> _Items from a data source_
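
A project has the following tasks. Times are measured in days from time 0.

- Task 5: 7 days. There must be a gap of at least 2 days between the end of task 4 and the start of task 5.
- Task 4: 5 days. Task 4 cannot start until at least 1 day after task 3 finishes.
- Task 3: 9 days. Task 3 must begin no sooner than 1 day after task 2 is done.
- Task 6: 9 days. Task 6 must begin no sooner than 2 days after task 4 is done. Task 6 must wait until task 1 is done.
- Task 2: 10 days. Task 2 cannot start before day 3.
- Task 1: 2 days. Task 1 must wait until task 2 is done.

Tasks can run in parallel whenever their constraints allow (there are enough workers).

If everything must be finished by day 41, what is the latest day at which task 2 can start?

4

Task 6 has no dependents, so it just needs to finish by day 41. Starting by 41 − 9 = day 32 achieves that.
Since task 6 (must start by day 32) depends on it, task 1 must finish by day 32. Backing off its 2-day duration gives a latest start of day 30.
Task 5 must finish by day 41; it takes 7 days, so it must start by 41 − 7 = day 34.
Task 4 must finish in time for task 5 (must start by day 34, minus 2-day gap → day 32); task 6 (must start by day 32, minus 2-day gap → day 30). The tightest is day 30, so task 4 must start by 30 − 5 = day 25.
Since task 4 (must start by day 25, minus 1-day gap → day 24) depends on it, task 3 must finish by day 24. Backing off its 9-day duration gives a latest start of day 15.
Task 2 feeds task 1 (must start by day 30); task 3 (must start by day 15, minus 1-day gap → day 14). Taking the minimum, task 2 must finish by day 14 and start by 14 − 10 = day 4.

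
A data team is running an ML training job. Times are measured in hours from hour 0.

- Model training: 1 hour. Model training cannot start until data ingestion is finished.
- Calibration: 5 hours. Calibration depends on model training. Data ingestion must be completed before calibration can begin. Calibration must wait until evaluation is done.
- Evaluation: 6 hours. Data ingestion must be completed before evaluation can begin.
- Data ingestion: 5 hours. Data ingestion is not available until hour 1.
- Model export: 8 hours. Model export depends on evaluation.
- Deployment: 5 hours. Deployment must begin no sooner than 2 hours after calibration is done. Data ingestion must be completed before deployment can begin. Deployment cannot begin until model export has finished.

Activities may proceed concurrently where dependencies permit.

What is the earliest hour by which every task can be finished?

Data ingestion cannot begin until its own release at hour 1. It runs from hour 1 to 1 + 5 = hour 6.
After data ingestion (finishes hour 6), evaluation can start at hour 6 and finishes at hour 12.
After evaluation (finishes hour 12), model export can start at hour 12 and finishes at hour 20.
After data ingestion (finishes hour 6), model training can start at hour 6 and finishes at hour 7.
Calibration cannot start until model training (finishes hour 7); data ingestion (finishes hour 6); evaluation (finishes hour 12). The controlling bound is hour 12, so calibration finishes at 12 + 5 = hour 17.
Deployment cannot start until calibration (finishes hour 17, plus 2-hour gap → hour 19); data ingestion (finishes hour 6); model export (finishes hour 20). The controlling bound is hour 20, so deployment finishes at 20 + 5 = hour 25.
All tasks are finished once the last one completes. Finish times: Data ingestion at 6, Model training at 7, Evaluation at 12, Calibration at 17, Model export at 20, Deployment at 25. The latest is hour 25.

25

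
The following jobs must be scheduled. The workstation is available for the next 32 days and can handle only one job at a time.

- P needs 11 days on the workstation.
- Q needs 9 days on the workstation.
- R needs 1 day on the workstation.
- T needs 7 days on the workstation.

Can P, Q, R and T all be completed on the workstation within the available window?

Yes

Running back to back, the jobs need 11 + 9 + 1 + 7 = 28 days on the workstation.
Since 28 ≤ 32, they fit within the window.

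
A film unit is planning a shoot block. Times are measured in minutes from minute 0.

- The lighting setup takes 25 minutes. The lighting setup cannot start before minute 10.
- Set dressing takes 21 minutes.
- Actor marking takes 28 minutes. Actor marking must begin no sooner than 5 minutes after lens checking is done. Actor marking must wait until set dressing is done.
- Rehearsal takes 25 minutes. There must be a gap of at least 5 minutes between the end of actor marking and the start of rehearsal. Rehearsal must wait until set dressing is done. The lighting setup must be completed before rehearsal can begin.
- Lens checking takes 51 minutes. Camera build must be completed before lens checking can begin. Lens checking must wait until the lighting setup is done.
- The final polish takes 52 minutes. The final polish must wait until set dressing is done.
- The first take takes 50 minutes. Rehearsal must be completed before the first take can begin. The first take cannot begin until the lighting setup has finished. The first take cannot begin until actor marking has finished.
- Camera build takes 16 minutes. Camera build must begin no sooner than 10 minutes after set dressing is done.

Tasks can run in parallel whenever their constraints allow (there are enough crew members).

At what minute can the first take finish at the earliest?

211

The lighting setup waits on its own release at minute 10, so it starts at minute 10 and finishes at 10 + 25 = minute 35.
Set dressing has no prerequisites, so it starts at minute 0 and finishes at minute 21.
Camera build cannot begin until set dressing (finishes minute 21, plus 10-minute gap → minute 31). It runs from minute 31 to 31 + 16 = minute 47.
Lens checking cannot start until camera build (finishes minute 47); the lighting setup (finishes minute 35). The controlling bound is minute 47, so lens checking finishes at 47 + 51 = minute 98.
Actor marking has to wait for lens checking (finishes minute 98, plus 5-minute gap → minute 103); set dressing (finishes minute 21). The latest of these is minute 103, so actor marking runs minute 103 to 103 + 28 = minute 131.
For rehearsal: actor marking (finishes minute 131, plus 5-minute gap → minute 136); set dressing (finishes minute 21); the lighting setup (finishes minute 35). Taking the maximum gives a start of minute 136, and it finishes at 136 + 25 = minute 161.
The first take has to wait for rehearsal (finishes minute 161); the lighting setup (finishes minute 35); actor marking (finishes minute 131). The latest of these is minute 161, so the first take runs minute 161 to 161 + 50 = minute 211.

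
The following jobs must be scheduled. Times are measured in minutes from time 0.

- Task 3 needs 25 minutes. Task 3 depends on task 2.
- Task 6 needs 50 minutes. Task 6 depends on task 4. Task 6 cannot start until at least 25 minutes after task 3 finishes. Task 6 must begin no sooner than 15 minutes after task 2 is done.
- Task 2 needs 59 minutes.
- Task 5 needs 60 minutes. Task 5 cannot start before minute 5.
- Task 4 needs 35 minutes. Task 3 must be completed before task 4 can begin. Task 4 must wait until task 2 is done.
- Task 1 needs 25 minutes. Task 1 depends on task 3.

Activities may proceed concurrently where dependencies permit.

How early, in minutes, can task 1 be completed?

109

Task 2 can start immediately at minute 0; it finishes at minute 59.
Task 3 cannot begin until task 2 (finishes minute 59). It runs from minute 59 to 59 + 25 = minute 84.
Task 1 cannot begin until task 3 (finishes minute 84). It runs from minute 84 to 84 + 25 = minute 109.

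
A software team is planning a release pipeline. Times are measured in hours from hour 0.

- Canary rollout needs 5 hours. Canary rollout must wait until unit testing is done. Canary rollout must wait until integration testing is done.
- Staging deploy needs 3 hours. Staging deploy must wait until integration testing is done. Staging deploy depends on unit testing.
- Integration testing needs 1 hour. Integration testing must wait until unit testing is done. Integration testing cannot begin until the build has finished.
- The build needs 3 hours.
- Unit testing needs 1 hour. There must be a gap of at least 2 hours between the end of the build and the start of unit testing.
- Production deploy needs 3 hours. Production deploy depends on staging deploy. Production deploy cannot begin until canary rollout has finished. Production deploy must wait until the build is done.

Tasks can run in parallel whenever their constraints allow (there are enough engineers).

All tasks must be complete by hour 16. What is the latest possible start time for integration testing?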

> _Required action_
Look above for the line with "- P needs 11 days on the workstation." and the line with "enough crew members)."; transcribe both and all lines in between, exactly, and nothing else.

> _Exercise answer_
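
- P needs 11 days on the workstation.
- Q needs 9 days on the workstation.
- R needs 1 day on the workstation.
- T needs 7 days on the workstation.

Can P, Q, R and T all be completed on the workstation within the available window?

Yes

Running back to back, the jobs need 11 + 9 + 1 + 7 = 28 days on the workstation.
Since 28 ≤ 32, they fit within the window.

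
A film unit is planning a shoot block. Times are measured in minutes from minute 0.

- The lighting setup takes 25 minutes. The lighting setup cannot start before minute 10.
- Set dressing takes 21 minutes.
- Actor marking takes 28 minutes. Actor marking must begin no sooner than 5 minutes after lens checking is done. Actor marking must wait until set dressing is done.
- Rehearsal takes 25 minutes. There must be a gap of at least 5 minutes between the end of actor marking and the start of rehearsal. Rehearsal must wait until set dressing is done. The lighting setup must be completed before rehearsal can begin.
- Lens checking takes 51 minutes. Camera build must be completed before lens checking can begin. Lens checking must wait until the lighting setup is done.
- The final polish takes 52 minutes. The final polish must wait until set dressing is done.
- The first take takes 50 minutes. Rehearsal must be completed before the first take can begin. The first take cannot begin until the lighting setup has finished. The first take cannot begin until actor marking has finished.
- Camera build takes 16 minutes. Camera build must begin no sooner than 10 minutes after set dressing is done.

Tasks can run in parallel whenever their constraints allow (there are enough crew members).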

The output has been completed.